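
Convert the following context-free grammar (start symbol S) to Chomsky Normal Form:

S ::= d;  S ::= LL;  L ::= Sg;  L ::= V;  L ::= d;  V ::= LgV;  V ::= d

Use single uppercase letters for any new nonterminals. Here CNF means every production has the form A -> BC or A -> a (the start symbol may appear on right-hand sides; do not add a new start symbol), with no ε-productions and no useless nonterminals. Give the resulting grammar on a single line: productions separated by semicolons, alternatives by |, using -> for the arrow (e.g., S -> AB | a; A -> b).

No ε-productions.
After unit-elimination: S -> d | LL; L -> d | Sg | LgV; V -> d | LgV.
TERM: introduce A -> g and substitute in every rule of length ≥2.
BIN: L -> LAV becomes L -> LB, B -> AV; V -> LAV becomes V -> LC, C -> AV.

S -> d | LL; A -> g; B -> AV; C -> AV; L -> d | LB | SA; V -> d | LC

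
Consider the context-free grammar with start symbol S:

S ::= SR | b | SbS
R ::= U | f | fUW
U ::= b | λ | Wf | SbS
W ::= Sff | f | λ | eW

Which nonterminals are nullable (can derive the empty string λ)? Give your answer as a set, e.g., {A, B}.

Directly nullable (have an ε-rule): {U, W}.
R is nullable via R -> U (every symbol on the right is already known nullable).
Not nullable: S — each has a terminal in every rule's right-hand side or depends on a non-nullable symbol.

{R, U, W}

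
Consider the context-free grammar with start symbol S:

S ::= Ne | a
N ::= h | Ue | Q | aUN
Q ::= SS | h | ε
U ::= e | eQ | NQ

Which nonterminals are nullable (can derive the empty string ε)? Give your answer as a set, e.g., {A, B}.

{N, Q, U}

Directly nullable (have an ε-rule): {Q}.
N is nullable via N -> Q (every symbol on the right is already known nullable).
U is nullable via U -> NQ (every symbol on the right is already known nullable).
Not nullable: S — each has a terminal in every rule's right-hand side or depends on a non-nullable symbol.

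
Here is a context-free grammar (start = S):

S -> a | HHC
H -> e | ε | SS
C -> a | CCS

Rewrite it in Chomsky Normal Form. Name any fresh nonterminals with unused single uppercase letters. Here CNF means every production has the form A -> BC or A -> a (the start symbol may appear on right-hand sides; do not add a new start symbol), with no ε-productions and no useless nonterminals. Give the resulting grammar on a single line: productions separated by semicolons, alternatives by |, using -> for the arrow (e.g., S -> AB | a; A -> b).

Nullable: {H}; after ε-elimination: S -> C | a | HC | HHC; C -> a | CCS; H -> e | SS.
After unit-elimination: S -> a | HC | CCS | HHC; C -> a | CCS; H -> e | SS.
BIN: C -> CCS becomes C -> CA, A -> CS; S -> CCS becomes S -> CB, B -> CS; S -> HHC becomes S -> HD, D -> HC.

S -> a | CB | HC | HD; A -> CS; B -> CS; C -> a | CA; D -> HC; H -> e | SS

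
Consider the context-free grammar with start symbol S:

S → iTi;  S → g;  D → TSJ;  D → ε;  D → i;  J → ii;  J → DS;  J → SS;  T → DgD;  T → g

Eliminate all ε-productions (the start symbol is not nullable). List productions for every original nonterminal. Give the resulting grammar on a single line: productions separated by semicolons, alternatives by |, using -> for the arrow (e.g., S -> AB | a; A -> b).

Nullable set: {D}.
Drop D -> ε.
J -> DS: D nullable, giving DS | S.
T -> DgD: D, D nullable, giving Dg | DgD | g | gD.
Unchanged (no nullable symbols): S -> g; S -> iTi; D -> TSJ; D -> i; J -> SS; J -> ii; T -> g.

S -> g | iTi; D -> i | TSJ; J -> S | DS | SS | ii; T -> g | Dg | gD | DgD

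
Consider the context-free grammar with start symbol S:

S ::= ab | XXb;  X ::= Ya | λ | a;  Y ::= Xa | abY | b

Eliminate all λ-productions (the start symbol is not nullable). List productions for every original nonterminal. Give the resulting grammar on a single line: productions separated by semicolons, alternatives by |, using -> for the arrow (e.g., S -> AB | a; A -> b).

Nullable set: {X}.
S -> XXb: X, X nullable, giving XXb | Xb | b.
Drop X -> λ.
Y -> Xa: X nullable, giving Xa | a.
Unchanged (no nullable symbols): S -> ab; X -> Ya; X -> a; Y -> abY; Y -> b.

S -> b | Xb | ab | XXb; X -> a | Ya; Y -> a | b | Xa | abY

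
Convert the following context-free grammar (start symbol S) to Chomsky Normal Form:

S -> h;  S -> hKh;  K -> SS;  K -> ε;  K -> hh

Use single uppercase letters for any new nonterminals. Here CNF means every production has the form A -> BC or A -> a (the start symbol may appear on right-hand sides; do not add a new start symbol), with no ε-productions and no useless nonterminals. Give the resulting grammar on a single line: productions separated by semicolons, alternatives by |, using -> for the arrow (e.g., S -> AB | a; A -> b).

Nullable: {K}; after ε-elimination: S -> h | hh | hKh; K -> SS | hh.
No unit productions to eliminate.
TERM: introduce A -> h and substitute in every rule of length ≥2.
BIN: S -> AKA becomes S -> AB, B -> KA.

S -> h | AA | AB; A -> h; B -> KA; K -> AA | SS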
_____
■ Task statement: All of the material above should be printed again exactly as it is.

■ Solution to this exercise:
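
Convert the following context-free grammar (start symbol S) to Chomsky Normal Form:

S ::= d;  S ::= LL;  L ::= Sg;  L ::= V;  L ::= d;  V ::= LgV;  V ::= d

Use single uppercase letters for any new nonterminals. Here CNF means every production has the form A -> BC or A -> a (the start symbol may appear on right-hand sides; do not add a new start symbol), with no ε-productions and no useless nonterminals. Give the resulting grammar on a single line: productions separated by semicolons, alternatives by |, using -> for the arrow (e.g., S -> AB | a; A -> b).

No ε-productions.
After unit-elimination: S -> d | LL; L -> d | Sg | LgV; V -> d | LgV.
TERM: introduce A -> g and substitute in every rule of length ≥2.
BIN: L -> LAV becomes L -> LB, B -> AV; V -> LAV becomes V -> LC, C -> AV.

S -> d | LL; A -> g; B -> AV; C -> AV; L -> d | LB | SA; V -> d | LC

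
Consider the context-free grammar with start symbol S:

S ::= SR | b | SbS
R ::= U | f | fUW
U ::= b | λ | Wf | SbS
W ::= Sff | f | λ | eW

Which nonterminals are nullable (can derive the empty string λ)? Give your answer as a set, e.g., {A, B}.

Directly nullable (have an ε-rule): {U, W}.
R is nullable via R -> U (every symbol on the right is already known nullable).
Not nullable: S — each has a terminal in every rule's right-hand side or depends on a non-nullable symbol.

{R, U, W}

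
Consider the context-free grammar with start symbol S:

S ::= Ne | a
N ::= h | Ue | Q | aUN
Q ::= SS | h | ε
U ::= e | eQ | NQ

Which nonterminals are nullable (can derive the empty string ε)? Give your answer as a set, e.g., {A, B}.

{N, Q, U}

Directly nullable (have an ε-rule): {Q}.
N is nullable via N -> Q (every symbol on the right is already known nullable).
U is nullable via U -> NQ (every symbol on the right is already known nullable).
Not nullable: S — each has a terminal in every rule's right-hand side or depends on a non-nullable symbol.

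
Here is a context-free grammar (start = S):

S -> a | HHC
H -> e | ε | SS
C -> a | CCS

Rewrite it in Chomsky Normal Form. Name any fresh nonterminals with unused single uppercase letters. Here CNF means every production has the form A -> BC or A -> a (the start symbol may appear on right-hand sides; do not add a new start symbol), with no ε-productions and no useless nonterminals. Give the resulting grammar on a single line: productions separated by semicolons, alternatives by |, using -> for the arrow (e.g., S -> AB | a; A -> b).

Nullable: {H}; after ε-elimination: S -> C | a | HC | HHC; C -> a | CCS; H -> e | SS.
After unit-elimination: S -> a | HC | CCS | HHC; C -> a | CCS; H -> e | SS.
BIN: C -> CCS becomes C -> CA, A -> CS; S -> CCS becomes S -> CB, B -> CS; S -> HHC becomes S -> HD, D -> HC.

S -> a | CB | HC | HD; A -> CS; B -> CS; C -> a | CA; D -> HC; H -> e | SS

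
Consider the context-free grammar with start symbol S:

S → iTi;  S → g;  D → TSJ;  D → ε;  D → i;  J → ii;  J → DS;  J → SS;  T → DgD;  T → g

Eliminate all ε-productions (the start symbol is not nullable). List productions for every original nonterminal. Give the resulting grammar on a single line: productions separated by semicolons, alternatives by |, using -> for the arrow (e.g., S -> AB | a; A -> b).

Nullable set: {D}.
Drop D -> ε.
J -> DS: D nullable, giving DS | S.
T -> DgD: D, D nullable, giving Dg | DgD | g | gD.
Unchanged (no nullable symbols): S -> g; S -> iTi; D -> TSJ; D -> i; J -> SS; J -> ii; T -> g.

S -> g | iTi; D -> i | TSJ; J -> S | DS | SS | ii; T -> g | Dg | gD | DgD

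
Consider the context-free grammar with start symbol S:

S ::= ab | XXb;  X ::= Ya | λ | a;  Y ::= Xa | abY | b

Eliminate all λ-productions (the start symbol is not nullable). List productions for every original nonterminal. Give the resulting grammar on a single line: productions separated by semicolons, alternatives by |, using -> for the arrow (e.g., S -> AB | a; A -> b).

Nullable set: {X}.
S -> XXb: X, X nullable, giving XXb | Xb | b.
Drop X -> λ.
Y -> Xa: X nullable, giving Xa | a.
Unchanged (no nullable symbols): S -> ab; X -> Ya; X -> a; Y -> abY; Y -> b.

S -> b | Xb | ab | XXb; X -> a | Ya; Y -> a | b | Xa | abY

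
Convert the following context-free grammar (start symbol S) to Chomsky Normal Form:

S -> h;  S -> hKh;  K -> SS;  K -> ε;  K -> hh

Use single uppercase letters for any new nonterminals. Here CNF means every production has the form A -> BC or A -> a (the start symbol may appear on right-hand sides; do not add a new start symbol), with no ε-productions and no useless nonterminals. Give the resulting grammar on a single line: productions separated by semicolons, alternatives by |, using -> for the arrow (e.g., S -> AB | a; A -> b).

Nullable: {K}; after ε-elimination: S -> h | hh | hKh; K -> SS | hh.
No unit productions to eliminate.
TERM: introduce A -> h and substitute in every rule of length ≥2.
BIN: S -> AKA becomes S -> AB, B -> KA.

S -> h | AA | AB; A -> h; B -> KA; K -> AA | SS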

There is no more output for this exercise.